Your task is to write out exactly the lines of the listing below, from the first down to the line that holds "2, -1/2, -7, -2.".

● ● ● ●

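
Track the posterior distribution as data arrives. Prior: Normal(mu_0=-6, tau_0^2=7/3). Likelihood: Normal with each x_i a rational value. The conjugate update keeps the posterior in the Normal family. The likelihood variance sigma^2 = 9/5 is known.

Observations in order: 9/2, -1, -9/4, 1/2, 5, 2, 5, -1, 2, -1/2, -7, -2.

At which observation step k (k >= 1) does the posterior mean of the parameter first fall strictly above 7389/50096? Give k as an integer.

obs 1: x=9/2 → posterior Normal(-9/124, 63/62)
obs 2: x=-1 → posterior Normal(-79/194, 63/97)
obs 3: x=-9/4 → posterior Normal(-43/48, 21/44)
obs 4: x=1/2 → posterior Normal(-403/668, 63/167)
obs 5: x=5 → posterior Normal(297/808, 63/202)
obs 6: x=2 → posterior Normal(577/948, 21/79)
obs 7: x=5 → posterior Normal(1277/1088, 63/272)
obs 8: x=-1 → posterior Normal(1137/1228, 63/307)
obs 9: x=2 → posterior Normal(1417/1368, 7/38)
obs 10: x=-1/2 → posterior Normal(1347/1508, 63/377)
obs 11: x=-7 → posterior Normal(367/1648, 63/412)
obs 12: x=-2 → posterior Normal(29/596, 21/149)

k = 5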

● ● ● ●

• RESULT:
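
Track the posterior distribution as data arrives. Prior: Normal(mu_0=-6, tau_0^2=7/3). Likelihood: Normal with each x_i a rational value. The conjugate update keeps the posterior in the Normal family. The likelihood variance sigma^2 = 9/5 is known.

Observations in order: 9/2, -1, -9/4, 1/2, 5, 2, 5, -1, 2, -1/2, -7, -2.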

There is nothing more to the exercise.